▶ _Directions_
Reproduce every record exactly as given.

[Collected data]
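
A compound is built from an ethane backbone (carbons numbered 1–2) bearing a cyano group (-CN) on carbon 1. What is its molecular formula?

Atom tally by fragment:
  NCCH2 → C:2 H:2 N:1
  CH3 → C:1 H:3
Element totals:
  C: 3
  H: 5
  N: 1

C3H5N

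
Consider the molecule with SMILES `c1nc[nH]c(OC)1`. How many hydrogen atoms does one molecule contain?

6

Atom tally by fragment:
  imidazole ring core → C:3 H:4 N:2
  (− 1 ring H displaced by substituents)
  + OCH3 → C:1 H:3 O:1
Element totals:
  C: 4
  H: 6
  N: 2
  O: 1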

▶ _Exercise answer_
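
A compound is built from an ethane backbone (carbons numbered 1–2) bearing a cyano group (-CN) on carbon 1. What is its molecular formula?

Atom tally by fragment:
  NCCH2 → C:2 H:2 N:1
  CH3 → C:1 H:3
Element totals:
  C: 3
  H: 5
  N: 1

C3H5N

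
Consider the molecule with SMILES `c1nc[nH]c(OC)1`. How many hydrogen atoms does one molecule contain?

6

Atom tally by fragment:
  imidazole ring core → C:3 H:4 N:2
  (− 1 ring H displaced by substituents)
  + OCH3 → C:1 H:3 O:1
Element totals:
  C: 4
  H: 6
  N: 2
  O: 1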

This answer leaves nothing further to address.